What the task requires: Below are the records; count how many of their lines contain the word "linear" and give that number only.

[Data excerpts Boundary: Start]

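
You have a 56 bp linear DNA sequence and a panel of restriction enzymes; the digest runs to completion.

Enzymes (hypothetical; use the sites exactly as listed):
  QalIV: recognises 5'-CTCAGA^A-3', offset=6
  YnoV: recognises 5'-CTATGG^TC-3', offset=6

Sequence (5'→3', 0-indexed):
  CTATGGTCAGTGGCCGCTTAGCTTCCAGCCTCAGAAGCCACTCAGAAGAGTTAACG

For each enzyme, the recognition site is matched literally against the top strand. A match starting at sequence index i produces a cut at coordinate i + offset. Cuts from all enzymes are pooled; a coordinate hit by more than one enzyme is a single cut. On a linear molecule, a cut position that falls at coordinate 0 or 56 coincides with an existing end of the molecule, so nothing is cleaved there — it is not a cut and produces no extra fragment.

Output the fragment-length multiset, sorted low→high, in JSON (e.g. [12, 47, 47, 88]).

[6,10,11,29]

Site scan:
  QalIV (CTCAGAA, off=6): starts [29, 40] → cuts [35, 46]
  YnoV (CTATGGTC, off=6): starts [0] → cuts [6]

Pooled cuts: [6, 35, 46]

Fragments:
  [0,6): 6 bp
  [6,35): 29 bp
  [35,46): 11 bp
  [46,56): 10 bp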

[Data excerpts Boundary: End]

Output: 2